● TASK TO CARRY OUT: Return every line from the records below with the string "Binary".

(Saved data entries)
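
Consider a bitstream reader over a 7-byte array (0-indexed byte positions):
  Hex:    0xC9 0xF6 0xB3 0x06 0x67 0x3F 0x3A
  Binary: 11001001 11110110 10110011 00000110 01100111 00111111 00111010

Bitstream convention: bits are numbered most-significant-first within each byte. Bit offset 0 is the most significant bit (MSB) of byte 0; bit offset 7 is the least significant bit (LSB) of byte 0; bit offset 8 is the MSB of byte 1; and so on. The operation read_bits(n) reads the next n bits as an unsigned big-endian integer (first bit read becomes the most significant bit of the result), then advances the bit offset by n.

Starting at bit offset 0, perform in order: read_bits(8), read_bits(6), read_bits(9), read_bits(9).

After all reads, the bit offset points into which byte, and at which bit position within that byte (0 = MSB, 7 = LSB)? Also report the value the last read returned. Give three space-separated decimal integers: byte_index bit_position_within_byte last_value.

Answer: 4 0 262

Derivation:
Read 1: bits[0:8] width=8 -> value=201 (bin 11001001); offset now 8 = byte 1 bit 0; 48 bits remain
Read 2: bits[8:14] width=6 -> value=61 (bin 111101); offset now 14 = byte 1 bit 6; 42 bits remain
Read 3: bits[14:23] width=9 -> value=345 (bin 101011001); offset now 23 = byte 2 bit 7; 33 bits remain
Read 4: bits[23:32] width=9 -> value=262 (bin 100000110); offset now 32 = byte 4 bit 0; 24 bits remain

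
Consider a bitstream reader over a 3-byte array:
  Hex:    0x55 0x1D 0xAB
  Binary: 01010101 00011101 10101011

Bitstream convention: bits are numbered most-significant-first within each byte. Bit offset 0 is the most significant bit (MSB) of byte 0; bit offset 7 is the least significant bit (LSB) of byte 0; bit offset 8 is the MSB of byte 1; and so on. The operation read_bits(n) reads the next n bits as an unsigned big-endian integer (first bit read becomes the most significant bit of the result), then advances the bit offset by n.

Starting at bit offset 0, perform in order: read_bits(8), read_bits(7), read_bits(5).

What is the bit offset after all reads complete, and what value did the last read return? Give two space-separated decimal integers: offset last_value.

Answer: 20 26

Derivation:
Read 1: bits[0:8] width=8 -> value=85 (bin 01010101); offset now 8 = byte 1 bit 0; 16 bits remain
Read 2: bits[8:15] width=7 -> value=14 (bin 0001110); offset now 15 = byte 1 bit 7; 9 bits remain
Read 3: bits[15:20] width=5 -> value=26 (bin 11010); offset now 20 = byte 2 bit 4; 4 bits remain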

● RESPONSE TO THE EXERCISE:
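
  Binary: 11001001 11110110 10110011 00000110 01100111 00111111 00111010
  Binary: 01010101 00011101 10101011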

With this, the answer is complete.